**INSTRUCTIONS FOR THE TASK:**
The expected answer is a bare count of the lines in the data below that contain "period".

Stored data entries
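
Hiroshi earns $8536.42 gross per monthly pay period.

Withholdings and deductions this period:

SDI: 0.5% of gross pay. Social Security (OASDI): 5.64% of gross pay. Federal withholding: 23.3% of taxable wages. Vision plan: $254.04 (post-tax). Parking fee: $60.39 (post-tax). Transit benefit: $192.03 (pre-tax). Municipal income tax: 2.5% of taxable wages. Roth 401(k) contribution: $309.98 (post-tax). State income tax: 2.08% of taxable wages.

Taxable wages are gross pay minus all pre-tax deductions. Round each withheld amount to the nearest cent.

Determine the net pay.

Transit benefit: $192.03
Taxable wages = $8536.42 − $192.03 = $8344.39
State income tax: $8344.39 × 0.0208 = $173.56
Municipal income tax: $8344.39 × 0.025 = $208.61
Federal withholding: $8344.39 × 0.233 = $1944.24
Social Security (OASDI): $8536.42 × 0.0564 = $481.45
SDI: $8536.42 × 0.005 = $42.68
Roth 401(k) contribution: $309.98
Vision plan: $254.04
Parking fee: $60.39
Total deductions = $192.03 + $173.56 + $208.61 + $1944.24 + $481.45 + $42.68 + $309.98 + $254.04 + $60.39 = $3666.98
Net pay = $8536.42 − $3666.98 = $4869.44

$4869.44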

**EXPECTED OUTPUT:**
2